_WHAT THE EXERCISE ASKS_
Your answer should be the lines from the start of the records through the line with "assets (index i): 0=Raytheon, 1=Honeywell, 2=GE", copied word for word.

[Dataset items]
################

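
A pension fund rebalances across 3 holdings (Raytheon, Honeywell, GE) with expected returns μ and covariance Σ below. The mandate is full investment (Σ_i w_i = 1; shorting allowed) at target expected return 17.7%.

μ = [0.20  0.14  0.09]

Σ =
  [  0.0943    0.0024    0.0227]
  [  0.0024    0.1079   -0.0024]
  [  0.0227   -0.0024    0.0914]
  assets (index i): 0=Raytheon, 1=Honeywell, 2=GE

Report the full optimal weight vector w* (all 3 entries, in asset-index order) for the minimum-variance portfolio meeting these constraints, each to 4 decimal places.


p=Σ⁻¹μ = [1.9609  1.2657  0.5309]
q=Σ⁻¹𝟙 = [8.1637  9.2899  9.1573]
a=μᵀp=0.617154  b=𝟙ᵀp=3.757483  c=𝟙ᵀq=26.610937  D=ac−b²=2.304374
λ₁=(c·0.177−b)/D = (26.610937·0.177−3.757483)/2.304374 = 0.413411
λ₂=(a−b·0.177)/D = (0.617154−3.757483·0.177)/2.304374 = -0.020795
w* = 0.413411·p + -0.020795·q:
  w_0 = 0.413411·1.9609 + -0.020795·8.1637 = 0.6409  (Raytheon)
  w_1 = 0.413411·1.2657 + -0.020795·9.2899 = 0.3301  (Honeywell)
  w_2 = 0.413411·0.5309 + -0.020795·9.1573 = 0.0291  (GE)
Σw_i=1.0000  μᵀw=0.1770
σ²=wᵀΣw=λ₁·μ_p+λ₂ = 0.413411·0.177 + -0.020795 = 0.052378 ≈ 0.0524

0.6409  0.3301  0.0291


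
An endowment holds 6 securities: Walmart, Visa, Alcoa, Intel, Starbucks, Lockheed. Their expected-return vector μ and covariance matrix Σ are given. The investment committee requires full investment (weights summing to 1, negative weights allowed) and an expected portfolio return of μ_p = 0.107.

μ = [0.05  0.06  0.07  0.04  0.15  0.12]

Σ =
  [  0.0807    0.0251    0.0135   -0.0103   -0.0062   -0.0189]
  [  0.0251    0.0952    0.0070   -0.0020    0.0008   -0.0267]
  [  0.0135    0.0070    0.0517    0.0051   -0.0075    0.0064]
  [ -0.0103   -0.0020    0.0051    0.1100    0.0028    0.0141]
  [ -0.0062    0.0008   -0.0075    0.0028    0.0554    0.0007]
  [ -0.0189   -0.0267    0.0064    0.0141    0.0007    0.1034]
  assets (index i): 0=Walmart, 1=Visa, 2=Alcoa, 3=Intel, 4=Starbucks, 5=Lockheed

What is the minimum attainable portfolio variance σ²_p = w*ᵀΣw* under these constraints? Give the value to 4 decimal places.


0.0147

g=Σ⁻¹μ = [0.7446  0.6964  1.3094  0.1367  2.9341  1.3569]
h=Σ⁻¹𝟙 = [12.2472  9.5414  15.6158  7.5884  20.8594  12.2310]
a=μᵀg=0.779083  b=𝟙ᵀg=7.178120  c=𝟙ᵀh=78.083283  D=ac−b²=9.307978
λ₁=(c·0.107−b)/D = (78.083283·0.107−7.178120)/9.307978 = 0.126428
λ₂=(a−b·0.107)/D = (0.779083−7.178120·0.107)/9.307978 = 0.001184
w* = 0.126428·g + 0.001184·h:
  w_0 = 0.126428·0.7446 + 0.001184·12.2472 = 0.1086  (Walmart)
  w_1 = 0.126428·0.6964 + 0.001184·9.5414 = 0.0994  (Visa)
  w_2 = 0.126428·1.3094 + 0.001184·15.6158 = 0.1840  (Alcoa)
  w_3 = 0.126428·0.1367 + 0.001184·7.5884 = 0.0263  (Intel)
  w_4 = 0.126428·2.9341 + 0.001184·20.8594 = 0.3957  (Starbucks)
  w_5 = 0.126428·1.3569 + 0.001184·12.2310 = 0.1860  (Lockheed)
Σw_i=1.0000  μᵀw=0.1070
σ²=wᵀΣw=λ₁·μ_p+λ₂ = 0.126428·0.107 + 0.001184 = 0.014712 ≈ 0.0147


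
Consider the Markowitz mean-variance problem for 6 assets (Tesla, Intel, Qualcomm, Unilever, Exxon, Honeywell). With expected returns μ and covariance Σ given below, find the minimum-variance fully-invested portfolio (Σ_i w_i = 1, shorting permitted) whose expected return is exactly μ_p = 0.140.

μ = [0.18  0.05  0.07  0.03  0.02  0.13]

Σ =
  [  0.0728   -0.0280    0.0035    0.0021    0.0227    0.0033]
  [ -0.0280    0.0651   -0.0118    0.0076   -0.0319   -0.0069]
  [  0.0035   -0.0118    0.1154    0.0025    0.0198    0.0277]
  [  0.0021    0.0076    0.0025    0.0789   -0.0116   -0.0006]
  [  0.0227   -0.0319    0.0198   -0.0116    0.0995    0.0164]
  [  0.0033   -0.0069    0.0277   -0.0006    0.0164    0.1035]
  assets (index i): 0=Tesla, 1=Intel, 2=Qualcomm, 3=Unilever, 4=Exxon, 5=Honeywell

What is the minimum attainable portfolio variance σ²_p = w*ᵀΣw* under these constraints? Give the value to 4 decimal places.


0.0222

u=Σ⁻¹μ = [3.3312  2.3658  0.4746  0.0450  -0.0866  1.1945]
v=Σ⁻¹𝟙 = [20.5881  31.9628  6.9119  10.9906  14.3399  7.0779]
a=μᵀu=0.906026  b=𝟙ᵀu=7.324478  c=𝟙ᵀv=91.871268  D=ac−b²=29.589807
λ₁=(c·0.140−b)/D = (91.871268·0.140−7.324478)/29.589807 = 0.187142
λ₂=(a−b·0.140)/D = (0.906026−7.324478·0.140)/29.589807 = -0.004035
w* = 0.187142·u + -0.004035·v:
  w_0 = 0.187142·3.3312 + -0.004035·20.5881 = 0.5403  (Tesla)
  w_1 = 0.187142·2.3658 + -0.004035·31.9628 = 0.3138  (Intel)
  w_2 = 0.187142·0.4746 + -0.004035·6.9119 = 0.0609  (Qualcomm)
  w_3 = 0.187142·0.0450 + -0.004035·10.9906 = -0.0359  (Unilever)
  w_4 = 0.187142·-0.0866 + -0.004035·14.3399 = -0.0741  (Exxon)
  w_5 = 0.187142·1.1945 + -0.004035·7.0779 = 0.1950  (Honeywell)
Σw_i=1.0000  μᵀw=0.1400
σ²=wᵀΣw=λ₁·μ_p+λ₂ = 0.187142·0.140 + -0.004035 = 0.022165 ≈ 0.0222


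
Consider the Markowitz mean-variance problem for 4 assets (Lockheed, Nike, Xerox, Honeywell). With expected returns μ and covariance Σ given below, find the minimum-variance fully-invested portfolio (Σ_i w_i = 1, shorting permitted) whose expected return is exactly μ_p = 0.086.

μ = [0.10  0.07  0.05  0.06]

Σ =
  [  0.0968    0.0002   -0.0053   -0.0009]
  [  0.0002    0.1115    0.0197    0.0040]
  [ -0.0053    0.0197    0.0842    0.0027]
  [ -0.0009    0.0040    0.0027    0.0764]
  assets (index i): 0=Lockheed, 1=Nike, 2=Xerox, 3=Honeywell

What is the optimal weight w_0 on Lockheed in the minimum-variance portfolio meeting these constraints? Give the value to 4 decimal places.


g=Σ⁻¹μ = [1.0674  0.5073  0.5182  0.7530]
h=Σ⁻¹𝟙 = [11.0145  6.6243  10.6192  12.4966]
a=μᵀg=0.213342  b=𝟙ᵀg=2.845912  c=𝟙ᵀh=40.754677  D=ac−b²=0.595451
λ₁=(c·0.086−b)/D = (40.754677·0.086−2.845912)/0.595451 = 1.106708
λ₂=(a−b·0.086)/D = (0.213342−2.845912·0.086)/0.595451 = -0.052745
w* = 1.106708·g + -0.052745·h:
  w_0 = 1.106708·1.0674 + -0.052745·11.0145 = 0.6003  (Lockheed)
  w_1 = 1.106708·0.5073 + -0.052745·6.6243 = 0.2121  (Nike)
  w_2 = 1.106708·0.5182 + -0.052745·10.6192 = 0.0134  (Xerox)
  w_3 = 1.106708·0.7530 + -0.052745·12.4966 = 0.1743  (Honeywell)
Σw_i=1.0000  μᵀw=0.0860
σ²=wᵀΣw=λ₁·μ_p+λ₂ = 1.106708·0.086 + -0.052745 = 0.042432 ≈ 0.0424

0.6003


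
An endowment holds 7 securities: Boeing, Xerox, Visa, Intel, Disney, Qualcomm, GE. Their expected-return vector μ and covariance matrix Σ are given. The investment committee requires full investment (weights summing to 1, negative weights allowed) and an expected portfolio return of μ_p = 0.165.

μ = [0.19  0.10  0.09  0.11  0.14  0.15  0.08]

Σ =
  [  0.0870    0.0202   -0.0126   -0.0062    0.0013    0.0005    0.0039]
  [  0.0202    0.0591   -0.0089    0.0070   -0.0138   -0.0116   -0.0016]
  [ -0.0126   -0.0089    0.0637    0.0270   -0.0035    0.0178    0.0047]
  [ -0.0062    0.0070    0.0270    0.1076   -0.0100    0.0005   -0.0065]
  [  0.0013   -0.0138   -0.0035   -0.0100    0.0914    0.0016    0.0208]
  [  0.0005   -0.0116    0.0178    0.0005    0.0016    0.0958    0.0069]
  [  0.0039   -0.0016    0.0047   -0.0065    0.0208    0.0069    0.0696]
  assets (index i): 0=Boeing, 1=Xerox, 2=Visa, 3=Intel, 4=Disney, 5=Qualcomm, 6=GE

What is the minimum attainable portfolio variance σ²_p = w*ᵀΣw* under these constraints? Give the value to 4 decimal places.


x=Σ⁻¹μ = [1.9602  1.8463  1.3563  0.8599  1.8159  1.4647  0.3829]
y=Σ⁻¹𝟙 = [8.7078  20.5246  15.0498  6.3975  12.9485  9.1729  9.1538]
a=μᵀx=1.278285  b=𝟙ᵀx=9.686181  c=𝟙ᵀy=81.954956  D=ac−b²=10.939701
λ₁=(c·0.165−b)/D = (81.954956·0.165−9.686181)/10.939701 = 0.350685
λ₂=(a−b·0.165)/D = (1.278285−9.686181·0.165)/10.939701 = -0.029245
w* = 0.350685·x + -0.029245·y:
  w_0 = 0.350685·1.9602 + -0.029245·8.7078 = 0.4328  (Boeing)
  w_1 = 0.350685·1.8463 + -0.029245·20.5246 = 0.0472  (Xerox)
  w_2 = 0.350685·1.3563 + -0.029245·15.0498 = 0.0355  (Visa)
  w_3 = 0.350685·0.8599 + -0.029245·6.3975 = 0.1144  (Intel)
  w_4 = 0.350685·1.8159 + -0.029245·12.9485 = 0.2581  (Disney)
  w_5 = 0.350685·1.4647 + -0.029245·9.1729 = 0.2454  (Qualcomm)
  w_6 = 0.350685·0.3829 + -0.029245·9.1538 = -0.1334  (GE)
Σw_i=1.0000  μᵀw=0.1650
σ²=wᵀΣw=λ₁·μ_p+λ₂ = 0.350685·0.165 + -0.029245 = 0.028618 ≈ 0.0286

0.0286


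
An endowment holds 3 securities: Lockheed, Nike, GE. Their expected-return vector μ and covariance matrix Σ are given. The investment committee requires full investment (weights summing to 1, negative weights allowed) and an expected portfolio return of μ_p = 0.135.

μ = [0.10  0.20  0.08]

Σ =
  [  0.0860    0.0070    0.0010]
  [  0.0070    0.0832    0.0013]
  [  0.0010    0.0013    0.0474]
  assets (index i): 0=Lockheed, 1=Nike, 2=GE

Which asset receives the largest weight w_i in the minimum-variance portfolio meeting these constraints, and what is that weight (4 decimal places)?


x=Σ⁻¹μ = [0.9571  2.2983  1.6045]
y=Σ⁻¹𝟙 = [10.5084  10.8136  20.5788]
a=μᵀx=0.683720  b=𝟙ᵀx=4.859859  c=𝟙ᵀy=41.900783  D=ac−b²=5.030189
λ₁=(c·0.135−b)/D = (41.900783·0.135−4.859859)/5.030189 = 0.158393
λ₂=(a−b·0.135)/D = (0.683720−4.859859·0.135)/5.030189 = 0.005495
w* = 0.158393·x + 0.005495·y:
  w_0 = 0.158393·0.9571 + 0.005495·10.5084 = 0.2093  (Lockheed)
  w_1 = 0.158393·2.2983 + 0.005495·10.8136 = 0.4234  (Nike)
  w_2 = 0.158393·1.6045 + 0.005495·20.5788 = 0.3672  (GE)
Σw_i=1.0000  μᵀw=0.1350
σ²=wᵀΣw=λ₁·μ_p+λ₂ = 0.158393·0.135 + 0.005495 = 0.026878 ≈ 0.0269

Nike (0.4234)


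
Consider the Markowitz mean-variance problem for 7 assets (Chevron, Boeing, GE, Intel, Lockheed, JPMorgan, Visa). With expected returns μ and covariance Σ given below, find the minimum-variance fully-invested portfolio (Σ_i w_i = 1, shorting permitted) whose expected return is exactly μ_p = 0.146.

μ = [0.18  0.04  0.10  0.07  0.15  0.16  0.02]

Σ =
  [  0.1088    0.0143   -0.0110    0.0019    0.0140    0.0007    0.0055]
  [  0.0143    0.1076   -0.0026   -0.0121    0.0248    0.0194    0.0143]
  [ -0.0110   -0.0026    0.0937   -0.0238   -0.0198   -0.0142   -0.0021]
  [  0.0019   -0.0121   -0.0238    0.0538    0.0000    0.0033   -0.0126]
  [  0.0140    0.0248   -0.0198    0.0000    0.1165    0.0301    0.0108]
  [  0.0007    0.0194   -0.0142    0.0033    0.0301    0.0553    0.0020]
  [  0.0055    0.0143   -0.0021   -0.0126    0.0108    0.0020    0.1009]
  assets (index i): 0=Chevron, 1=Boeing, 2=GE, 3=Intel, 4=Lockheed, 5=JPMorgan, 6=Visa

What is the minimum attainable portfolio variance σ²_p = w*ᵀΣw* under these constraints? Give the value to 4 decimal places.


u=Σ⁻¹μ = [1.7765  -0.3330  2.4356  2.1286  0.7344  3.0746  0.3255]
v=Σ⁻¹𝟙 = [8.8544  6.5635  23.8778  32.1281  4.6884  16.8906  12.1703]
a=μᵀu=1.307614  b=𝟙ᵀu=10.142236  c=𝟙ᵀv=105.173053  D=ac−b²=34.660865
λ₁=(c·0.146−b)/D = (105.173053·0.146−10.142236)/34.660865 = 0.150401
λ₂=(a−b·0.146)/D = (1.307614−10.142236·0.146)/34.660865 = -0.004996
w* = 0.150401·u + -0.004996·v:
  w_0 = 0.150401·1.7765 + -0.004996·8.8544 = 0.2230  (Chevron)
  w_1 = 0.150401·-0.3330 + -0.004996·6.5635 = -0.0829  (Boeing)
  w_2 = 0.150401·2.4356 + -0.004996·23.8778 = 0.2470  (GE)
  w_3 = 0.150401·2.1286 + -0.004996·32.1281 = 0.1596  (Intel)
  w_4 = 0.150401·0.7344 + -0.004996·4.6884 = 0.0870  (Lockheed)
  w_5 = 0.150401·3.0746 + -0.004996·16.8906 = 0.3780  (JPMorgan)
  w_6 = 0.150401·0.3255 + -0.004996·12.1703 = -0.0118  (Visa)
Σw_i=1.0000  μᵀw=0.1460
σ²=wᵀΣw=λ₁·μ_p+λ₂ = 0.150401·0.146 + -0.004996 = 0.016963 ≈ 0.0170

0.0170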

################

_TASK OUTPUT_
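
A pension fund rebalances across 3 holdings (Raytheon, Honeywell, GE) with expected returns μ and covariance Σ below. The mandate is full investment (Σ_i w_i = 1; shorting allowed) at target expected return 17.7%.

μ = [0.20  0.14  0.09]

Σ =
  [  0.0943    0.0024    0.0227]
  [  0.0024    0.1079   -0.0024]
  [  0.0227   -0.0024    0.0914]
  assets (index i): 0=Raytheon, 1=Honeywell, 2=GE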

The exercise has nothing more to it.